→ EXERCISE BRIEF: In the records below, find each line that holds "Gather" and return it.

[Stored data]

=== Begin Enclosure ===

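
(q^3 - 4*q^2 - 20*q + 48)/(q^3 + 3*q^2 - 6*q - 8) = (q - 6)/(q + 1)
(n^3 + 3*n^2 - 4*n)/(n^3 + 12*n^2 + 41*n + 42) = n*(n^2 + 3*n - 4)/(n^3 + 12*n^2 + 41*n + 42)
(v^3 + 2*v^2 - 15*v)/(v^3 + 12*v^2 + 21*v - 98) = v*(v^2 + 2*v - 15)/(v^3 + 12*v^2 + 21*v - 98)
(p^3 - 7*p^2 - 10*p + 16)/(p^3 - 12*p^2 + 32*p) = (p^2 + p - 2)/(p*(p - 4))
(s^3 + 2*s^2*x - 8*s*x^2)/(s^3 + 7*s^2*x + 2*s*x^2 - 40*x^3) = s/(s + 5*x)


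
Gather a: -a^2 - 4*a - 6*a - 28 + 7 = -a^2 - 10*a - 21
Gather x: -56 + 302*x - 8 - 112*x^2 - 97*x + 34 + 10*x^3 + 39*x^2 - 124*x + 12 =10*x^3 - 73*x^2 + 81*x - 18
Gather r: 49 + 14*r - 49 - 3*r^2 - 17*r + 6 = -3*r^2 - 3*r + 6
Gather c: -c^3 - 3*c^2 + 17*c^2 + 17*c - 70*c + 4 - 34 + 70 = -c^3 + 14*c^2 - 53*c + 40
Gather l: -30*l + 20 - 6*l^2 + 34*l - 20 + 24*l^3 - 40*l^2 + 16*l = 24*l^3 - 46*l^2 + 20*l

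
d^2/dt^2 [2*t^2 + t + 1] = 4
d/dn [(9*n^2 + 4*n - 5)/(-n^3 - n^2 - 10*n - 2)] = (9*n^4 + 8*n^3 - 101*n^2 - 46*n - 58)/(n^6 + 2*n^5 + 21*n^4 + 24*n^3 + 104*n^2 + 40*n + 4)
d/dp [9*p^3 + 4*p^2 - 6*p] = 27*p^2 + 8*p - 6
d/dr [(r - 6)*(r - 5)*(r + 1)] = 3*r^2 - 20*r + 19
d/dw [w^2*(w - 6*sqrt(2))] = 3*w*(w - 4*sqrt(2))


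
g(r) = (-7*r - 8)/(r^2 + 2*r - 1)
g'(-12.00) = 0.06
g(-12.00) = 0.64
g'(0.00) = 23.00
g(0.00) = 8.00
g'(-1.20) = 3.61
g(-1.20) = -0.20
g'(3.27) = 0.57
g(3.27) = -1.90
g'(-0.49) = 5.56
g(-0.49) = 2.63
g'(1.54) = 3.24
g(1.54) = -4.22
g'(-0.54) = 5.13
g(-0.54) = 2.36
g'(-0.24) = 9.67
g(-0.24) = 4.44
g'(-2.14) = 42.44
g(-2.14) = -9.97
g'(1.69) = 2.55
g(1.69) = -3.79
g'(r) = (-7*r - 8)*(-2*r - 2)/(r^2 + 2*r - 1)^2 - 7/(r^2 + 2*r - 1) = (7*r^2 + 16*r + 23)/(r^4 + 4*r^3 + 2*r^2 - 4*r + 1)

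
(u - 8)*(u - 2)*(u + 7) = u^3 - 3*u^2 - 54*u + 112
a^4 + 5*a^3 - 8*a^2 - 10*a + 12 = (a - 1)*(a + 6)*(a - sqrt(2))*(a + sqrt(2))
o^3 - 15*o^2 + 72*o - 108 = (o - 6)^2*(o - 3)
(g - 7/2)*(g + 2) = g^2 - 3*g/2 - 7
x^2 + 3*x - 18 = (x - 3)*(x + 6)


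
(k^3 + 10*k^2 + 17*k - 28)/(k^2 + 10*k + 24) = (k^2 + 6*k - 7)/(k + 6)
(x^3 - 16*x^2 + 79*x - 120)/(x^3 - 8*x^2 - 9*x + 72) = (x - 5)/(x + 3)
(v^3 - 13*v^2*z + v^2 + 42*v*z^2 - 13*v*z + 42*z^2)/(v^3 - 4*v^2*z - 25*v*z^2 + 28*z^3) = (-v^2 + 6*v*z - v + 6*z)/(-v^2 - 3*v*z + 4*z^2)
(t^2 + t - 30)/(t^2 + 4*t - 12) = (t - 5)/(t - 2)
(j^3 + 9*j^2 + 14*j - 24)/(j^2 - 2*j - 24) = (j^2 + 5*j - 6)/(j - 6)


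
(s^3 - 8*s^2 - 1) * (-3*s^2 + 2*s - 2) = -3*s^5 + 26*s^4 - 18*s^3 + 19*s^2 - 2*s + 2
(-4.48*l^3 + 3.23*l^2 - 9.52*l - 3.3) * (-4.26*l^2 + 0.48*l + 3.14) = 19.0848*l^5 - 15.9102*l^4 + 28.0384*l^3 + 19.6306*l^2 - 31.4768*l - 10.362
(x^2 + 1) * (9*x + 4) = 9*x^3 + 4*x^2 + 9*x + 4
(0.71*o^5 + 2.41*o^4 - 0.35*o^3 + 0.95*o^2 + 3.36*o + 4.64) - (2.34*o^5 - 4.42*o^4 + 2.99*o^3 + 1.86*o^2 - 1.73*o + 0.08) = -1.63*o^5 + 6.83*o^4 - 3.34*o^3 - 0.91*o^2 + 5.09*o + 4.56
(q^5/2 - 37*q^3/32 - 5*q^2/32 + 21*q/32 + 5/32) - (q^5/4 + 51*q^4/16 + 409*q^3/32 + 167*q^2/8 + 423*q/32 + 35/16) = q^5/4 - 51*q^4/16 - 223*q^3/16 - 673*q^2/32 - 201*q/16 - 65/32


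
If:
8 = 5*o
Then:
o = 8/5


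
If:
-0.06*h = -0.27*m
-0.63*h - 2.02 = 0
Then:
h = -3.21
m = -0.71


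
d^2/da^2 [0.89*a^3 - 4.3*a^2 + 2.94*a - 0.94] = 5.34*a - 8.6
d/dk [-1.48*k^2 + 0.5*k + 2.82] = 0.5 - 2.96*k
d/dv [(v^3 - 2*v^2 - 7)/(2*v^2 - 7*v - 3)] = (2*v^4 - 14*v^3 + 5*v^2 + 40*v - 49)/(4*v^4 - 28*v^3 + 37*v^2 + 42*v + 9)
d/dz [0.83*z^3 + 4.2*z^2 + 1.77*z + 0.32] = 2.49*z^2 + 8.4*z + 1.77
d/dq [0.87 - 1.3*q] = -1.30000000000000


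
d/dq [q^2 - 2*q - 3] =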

=== End Enclosure ===

→ TASK RESULT:
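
Gather a: -a^2 - 4*a - 6*a - 28 + 7 = -a^2 - 10*a - 21
Gather x: -56 + 302*x - 8 - 112*x^2 - 97*x + 34 + 10*x^3 + 39*x^2 - 124*x + 12 =10*x^3 - 73*x^2 + 81*x - 18
Gather r: 49 + 14*r - 49 - 3*r^2 - 17*r + 6 = -3*r^2 - 3*r + 6
Gather c: -c^3 - 3*c^2 + 17*c^2 + 17*c - 70*c + 4 - 34 + 70 = -c^3 + 14*c^2 - 53*c + 40
Gather l: -30*l + 20 - 6*l^2 + 34*l - 20 + 24*l^3 - 40*l^2 + 16*l = 24*l^3 - 46*l^2 + 20*l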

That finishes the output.